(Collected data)
━━━

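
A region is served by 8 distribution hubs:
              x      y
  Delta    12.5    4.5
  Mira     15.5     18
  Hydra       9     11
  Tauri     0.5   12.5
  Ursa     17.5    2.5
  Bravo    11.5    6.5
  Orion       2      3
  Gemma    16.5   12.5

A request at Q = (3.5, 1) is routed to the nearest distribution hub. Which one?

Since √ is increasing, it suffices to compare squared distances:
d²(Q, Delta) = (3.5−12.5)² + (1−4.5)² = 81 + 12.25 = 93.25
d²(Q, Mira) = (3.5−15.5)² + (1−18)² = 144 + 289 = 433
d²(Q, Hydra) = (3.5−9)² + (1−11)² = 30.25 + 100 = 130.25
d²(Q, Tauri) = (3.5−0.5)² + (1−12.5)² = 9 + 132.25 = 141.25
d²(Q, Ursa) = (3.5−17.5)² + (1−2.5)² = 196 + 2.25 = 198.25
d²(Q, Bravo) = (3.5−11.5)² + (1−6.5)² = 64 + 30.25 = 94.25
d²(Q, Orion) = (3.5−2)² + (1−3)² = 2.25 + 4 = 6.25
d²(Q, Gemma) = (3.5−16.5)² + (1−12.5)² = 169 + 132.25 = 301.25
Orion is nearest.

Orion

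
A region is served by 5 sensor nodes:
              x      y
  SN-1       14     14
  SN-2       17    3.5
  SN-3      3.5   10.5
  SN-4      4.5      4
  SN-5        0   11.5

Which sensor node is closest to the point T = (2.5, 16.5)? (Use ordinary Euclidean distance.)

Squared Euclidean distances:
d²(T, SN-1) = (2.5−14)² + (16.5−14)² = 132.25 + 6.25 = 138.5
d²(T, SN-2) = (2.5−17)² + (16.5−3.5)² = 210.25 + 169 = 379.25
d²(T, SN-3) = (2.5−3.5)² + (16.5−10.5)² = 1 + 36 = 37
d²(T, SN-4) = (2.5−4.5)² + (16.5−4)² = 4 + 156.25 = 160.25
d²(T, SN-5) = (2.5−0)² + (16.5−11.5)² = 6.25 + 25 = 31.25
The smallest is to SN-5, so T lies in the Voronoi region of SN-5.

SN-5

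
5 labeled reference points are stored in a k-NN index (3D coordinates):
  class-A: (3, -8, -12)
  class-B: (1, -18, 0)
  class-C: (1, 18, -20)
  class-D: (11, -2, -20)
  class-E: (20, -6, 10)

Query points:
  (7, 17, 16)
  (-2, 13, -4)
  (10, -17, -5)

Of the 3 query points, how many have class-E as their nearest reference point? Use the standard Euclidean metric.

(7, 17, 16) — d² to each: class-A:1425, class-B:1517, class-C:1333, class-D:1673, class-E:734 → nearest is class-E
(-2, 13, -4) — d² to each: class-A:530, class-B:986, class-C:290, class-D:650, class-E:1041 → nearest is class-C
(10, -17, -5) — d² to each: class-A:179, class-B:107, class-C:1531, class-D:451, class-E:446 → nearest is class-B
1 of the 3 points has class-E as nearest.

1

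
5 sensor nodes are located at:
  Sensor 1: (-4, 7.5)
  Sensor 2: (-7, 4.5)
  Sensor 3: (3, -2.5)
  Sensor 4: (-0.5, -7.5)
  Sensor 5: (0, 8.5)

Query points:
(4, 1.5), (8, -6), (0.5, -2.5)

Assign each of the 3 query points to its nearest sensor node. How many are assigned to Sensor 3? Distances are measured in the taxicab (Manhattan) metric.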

━━━

## WHAT YOU WILL DO
Show every line above in which the word "nodes" is found.

## EXERCISE RESULT
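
A region is served by 5 sensor nodes:
5 sensor nodes are located at: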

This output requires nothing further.